▶ [Work to complete] The whole listing is to be set down again without alteration.

_ _ _ _ _

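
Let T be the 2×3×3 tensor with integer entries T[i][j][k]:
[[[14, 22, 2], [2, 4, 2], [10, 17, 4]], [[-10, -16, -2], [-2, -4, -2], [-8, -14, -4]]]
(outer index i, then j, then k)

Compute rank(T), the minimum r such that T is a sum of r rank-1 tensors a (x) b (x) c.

2

Lower bound: the mode-2 unfolding of T (rows indexed by j, columns by (i,k) = (0,0), (0,1), (0,2), (1,0), (1,1), (1,2)) is [[14, 22, 2, -10, -16, -2], [2, 4, 2, -2, -4, -2], [10, 17, 4, -8, -14, -4]].
There the 2×2 minor on rows j ∈ {0, 1}, columns (i,k) ∈ {(0,0), (0,1)} is det [[14, 22], [2, 4]] = 12 ≠ 0, so this unfolding has rank ≥ 2; CP rank is at least every unfolding rank, so rank(T) ≥ 2. (This is only a lower bound: in general the CP rank may exceed every unfolding rank, so we still need to exhibit 2 rank-1 terms summing to T.)
Upper bound — finding two terms. Write S_k = T[:,:,k] for the frontal slices: S₀ = [[14, 2, 10], [-10, -2, -8]], S₁ = [[22, 4, 17], [-16, -4, -14]], S₂ = [[2, 2, 4], [-2, -2, -4]].
If T = a₁ (x) b₁ (x) c₁ + a₂ (x) b₂ (x) c₂ then each S_k = c₁[k]·a₁b₁ᵀ + c₂[k]·a₂b₂ᵀ. S₀ and S₁ are linearly independent, so a₁b₁ᵀ and a₂b₂ᵀ must span the same plane of matrices: they are the rank-1 matrices of the form x·S₀ + y·S₁.
The 2×2 minor of x·S₀ + y·S₁ on rows {0,1}, columns {0,1} is −8·x² − 28·xy − 24·y² = (-4)·(2·x + 3·y)(x + 2·y), vanishing at (x:y) = (3:-2) and (2:-1).
M₁ = 3·S₀ − 2·S₁ = [[-2, -2, -4], [2, 2, 4]] = (-2)·(1, -1)(1, 1, 2)ᵀ and M₂ = 2·S₀ − S₁ = [[6, 0, 3], [-4, 0, -2]] = (3, -2)(2, 0, 1)ᵀ, so take a₁ = (1, -1), b₁ = (1, 1, 2), a₂ = (3, -2), b₂ = (2, 0, 1).
Each slice is an integer combination of E₁ = a₁b₁ᵀ and E₂ = a₂b₂ᵀ: S₀ = 2·E₁ + 2·E₂, S₁ = 4·E₁ + 3·E₂, S₂ = 2·E₁; reading off coefficients, c₁ = (2, 4, 2) and c₂ = (2, 3, 0).
Hence T = (1, -1) (x) (1, 1, 2) (x) (2, 4, 2) + (3, -2) (x) (2, 0, 1) (x) (2, 3, 0), so rank(T) ≤ 2.
These bounds meet, so rank(T) = 2.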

_ _ _ _ _

▶ [Reply]
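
Let T be the 2×3×3 tensor with integer entries T[i][j][k]:
[[[14, 22, 2], [2, 4, 2], [10, 17, 4]], [[-10, -16, -2], [-2, -4, -2], [-8, -14, -4]]]
(outer index i, then j, then k)

Compute rank(T), the minimum r such that T is a sum of r rank-1 tensors a (x) b (x) c.

2

Lower bound: the mode-2 unfolding of T (rows indexed by j, columns by (i,k) = (0,0), (0,1), (0,2), (1,0), (1,1), (1,2)) is [[14, 22, 2, -10, -16, -2], [2, 4, 2, -2, -4, -2], [10, 17, 4, -8, -14, -4]].
There the 2×2 minor on rows j ∈ {0, 1}, columns (i,k) ∈ {(0,0), (0,1)} is det [[14, 22], [2, 4]] = 12 ≠ 0, so this unfolding has rank ≥ 2; CP rank is at least every unfolding rank, so rank(T) ≥ 2. (This is only a lower bound: in general the CP rank may exceed every unfolding rank, so we still need to exhibit 2 rank-1 terms summing to T.)
Upper bound — finding two terms. Write S_k = T[:,:,k] for the frontal slices: S₀ = [[14, 2, 10], [-10, -2, -8]], S₁ = [[22, 4, 17], [-16, -4, -14]], S₂ = [[2, 2, 4], [-2, -2, -4]].
If T = a₁ (x) b₁ (x) c₁ + a₂ (x) b₂ (x) c₂ then each S_k = c₁[k]·a₁b₁ᵀ + c₂[k]·a₂b₂ᵀ. S₀ and S₁ are linearly independent, so a₁b₁ᵀ and a₂b₂ᵀ must span the same plane of matrices: they are the rank-1 matrices of the form x·S₀ + y·S₁.
The 2×2 minor of x·S₀ + y·S₁ on rows {0,1}, columns {0,1} is −8·x² − 28·xy − 24·y² = (-4)·(2·x + 3·y)(x + 2·y), vanishing at (x:y) = (3:-2) and (2:-1).
M₁ = 3·S₀ − 2·S₁ = [[-2, -2, -4], [2, 2, 4]] = (-2)·(1, -1)(1, 1, 2)ᵀ and M₂ = 2·S₀ − S₁ = [[6, 0, 3], [-4, 0, -2]] = (3, -2)(2, 0, 1)ᵀ, so take a₁ = (1, -1), b₁ = (1, 1, 2), a₂ = (3, -2), b₂ = (2, 0, 1).
Each slice is an integer combination of E₁ = a₁b₁ᵀ and E₂ = a₂b₂ᵀ: S₀ = 2·E₁ + 2·E₂, S₁ = 4·E₁ + 3·E₂, S₂ = 2·E₁; reading off coefficients, c₁ = (2, 4, 2) and c₂ = (2, 3, 0).
Hence T = (1, -1) (x) (1, 1, 2) (x) (2, 4, 2) + (3, -2) (x) (2, 0, 1) (x) (2, 3, 0), so rank(T) ≤ 2.
These bounds meet, so rank(T) = 2.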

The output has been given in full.